▸ Dataset:

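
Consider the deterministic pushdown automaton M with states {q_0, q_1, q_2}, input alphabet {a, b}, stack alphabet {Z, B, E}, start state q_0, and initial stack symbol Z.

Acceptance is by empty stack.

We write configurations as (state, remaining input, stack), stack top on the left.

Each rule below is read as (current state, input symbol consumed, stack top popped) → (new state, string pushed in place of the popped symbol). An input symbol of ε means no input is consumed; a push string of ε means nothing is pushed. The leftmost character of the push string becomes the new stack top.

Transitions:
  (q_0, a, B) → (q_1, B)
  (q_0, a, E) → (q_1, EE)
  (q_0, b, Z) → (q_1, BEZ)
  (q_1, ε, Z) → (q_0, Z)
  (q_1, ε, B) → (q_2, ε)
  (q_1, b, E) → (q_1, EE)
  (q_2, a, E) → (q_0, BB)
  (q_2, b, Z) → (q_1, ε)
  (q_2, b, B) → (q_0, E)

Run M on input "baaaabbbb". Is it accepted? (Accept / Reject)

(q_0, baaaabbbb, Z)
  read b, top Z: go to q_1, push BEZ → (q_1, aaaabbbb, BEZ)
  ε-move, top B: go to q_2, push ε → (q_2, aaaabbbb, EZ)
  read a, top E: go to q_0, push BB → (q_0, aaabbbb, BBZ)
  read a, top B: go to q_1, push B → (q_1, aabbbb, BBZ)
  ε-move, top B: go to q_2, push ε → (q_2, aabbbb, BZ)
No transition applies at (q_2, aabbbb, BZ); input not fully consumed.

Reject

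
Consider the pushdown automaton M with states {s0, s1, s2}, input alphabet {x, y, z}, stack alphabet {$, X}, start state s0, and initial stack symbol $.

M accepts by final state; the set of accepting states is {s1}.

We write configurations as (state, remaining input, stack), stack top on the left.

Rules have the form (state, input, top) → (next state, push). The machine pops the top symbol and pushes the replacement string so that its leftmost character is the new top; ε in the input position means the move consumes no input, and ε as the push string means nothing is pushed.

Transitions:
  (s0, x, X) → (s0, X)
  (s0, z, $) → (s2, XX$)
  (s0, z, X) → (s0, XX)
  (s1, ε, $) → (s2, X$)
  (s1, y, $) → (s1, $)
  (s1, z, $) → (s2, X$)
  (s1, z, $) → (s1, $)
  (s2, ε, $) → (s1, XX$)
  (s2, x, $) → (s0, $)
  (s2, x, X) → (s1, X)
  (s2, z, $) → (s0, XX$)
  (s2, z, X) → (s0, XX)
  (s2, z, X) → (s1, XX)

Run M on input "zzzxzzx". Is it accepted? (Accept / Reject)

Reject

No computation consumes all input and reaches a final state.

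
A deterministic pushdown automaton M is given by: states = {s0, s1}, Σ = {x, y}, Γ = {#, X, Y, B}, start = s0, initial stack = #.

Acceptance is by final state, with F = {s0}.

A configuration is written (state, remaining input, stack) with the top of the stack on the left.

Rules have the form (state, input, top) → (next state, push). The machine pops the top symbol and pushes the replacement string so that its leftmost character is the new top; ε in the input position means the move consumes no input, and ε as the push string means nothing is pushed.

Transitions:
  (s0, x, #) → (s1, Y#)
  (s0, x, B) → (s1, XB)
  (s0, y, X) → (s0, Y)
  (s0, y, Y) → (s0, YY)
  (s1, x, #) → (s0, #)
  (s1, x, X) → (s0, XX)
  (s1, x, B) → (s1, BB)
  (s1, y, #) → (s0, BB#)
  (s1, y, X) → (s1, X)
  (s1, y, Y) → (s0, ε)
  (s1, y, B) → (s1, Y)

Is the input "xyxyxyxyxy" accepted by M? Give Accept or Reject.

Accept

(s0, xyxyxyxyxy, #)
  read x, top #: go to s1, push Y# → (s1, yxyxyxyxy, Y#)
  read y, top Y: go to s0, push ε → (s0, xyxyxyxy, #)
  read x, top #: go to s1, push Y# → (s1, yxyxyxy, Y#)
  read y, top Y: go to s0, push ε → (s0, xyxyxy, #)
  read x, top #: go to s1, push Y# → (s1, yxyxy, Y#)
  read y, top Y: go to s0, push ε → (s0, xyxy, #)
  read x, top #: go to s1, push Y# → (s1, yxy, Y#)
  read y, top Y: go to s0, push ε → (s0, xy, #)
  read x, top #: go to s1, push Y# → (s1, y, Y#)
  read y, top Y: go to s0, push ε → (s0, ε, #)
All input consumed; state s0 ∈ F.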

▸ Instructions for the task:
Throughout the material above, find every line holding "alphabet" and copy it.

▸ Task output:
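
Consider the deterministic pushdown automaton M with states {q_0, q_1, q_2}, input alphabet {a, b}, stack alphabet {Z, B, E}, start state q_0, and initial stack symbol Z.
Consider the pushdown automaton M with states {s0, s1, s2}, input alphabet {x, y, z}, stack alphabet {$, X}, start state s0, and initial stack symbol $.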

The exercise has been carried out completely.